• [Work to be completed]:
Give the records again in full, exactly as written.

• [Input data]:
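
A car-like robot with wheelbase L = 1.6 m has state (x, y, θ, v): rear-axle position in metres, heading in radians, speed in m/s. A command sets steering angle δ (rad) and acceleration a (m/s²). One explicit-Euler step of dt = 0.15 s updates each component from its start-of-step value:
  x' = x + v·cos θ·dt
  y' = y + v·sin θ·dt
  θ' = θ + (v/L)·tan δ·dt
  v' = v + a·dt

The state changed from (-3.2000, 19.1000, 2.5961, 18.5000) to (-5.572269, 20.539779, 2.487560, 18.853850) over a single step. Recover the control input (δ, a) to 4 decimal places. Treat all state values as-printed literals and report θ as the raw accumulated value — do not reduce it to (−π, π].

δ = -0.0625, a = 2.3590

a = (v'−v)/dt = (0.353850)/0.15 = 2.3590
Δθ = θ'−θ = -0.108540;  (v·dt/L) = 18.5000·0.15/1.6 = 1.734375
tan δ = Δθ·L/(v·dt) = -0.062582  →  δ = -0.0625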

• [Result below]:
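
A car-like robot with wheelbase L = 1.6 m has state (x, y, θ, v): rear-axle position in metres, heading in radians, speed in m/s. A command sets steering angle δ (rad) and acceleration a (m/s²). One explicit-Euler step of dt = 0.15 s updates each component from its start-of-step value:
  x' = x + v·cos θ·dt
  y' = y + v·sin θ·dt
  θ' = θ + (v/L)·tan δ·dt
  v' = v + a·dt

The state changed from (-3.2000, 19.1000, 2.5961, 18.5000) to (-5.572269, 20.539779, 2.487560, 18.853850) over a single step. Recover the control input (δ, a) to 4 decimal places. Treat all state values as-printed literals and report θ as the raw accumulated value — do not reduce it to (−π, π].

δ = -0.0625, a = 2.3590

a = (v'−v)/dt = (0.353850)/0.15 = 2.3590
Δθ = θ'−θ = -0.108540;  (v·dt/L) = 18.5000·0.15/1.6 = 1.734375
tan δ = Δθ·L/(v·dt) = -0.062582  →  δ = -0.0625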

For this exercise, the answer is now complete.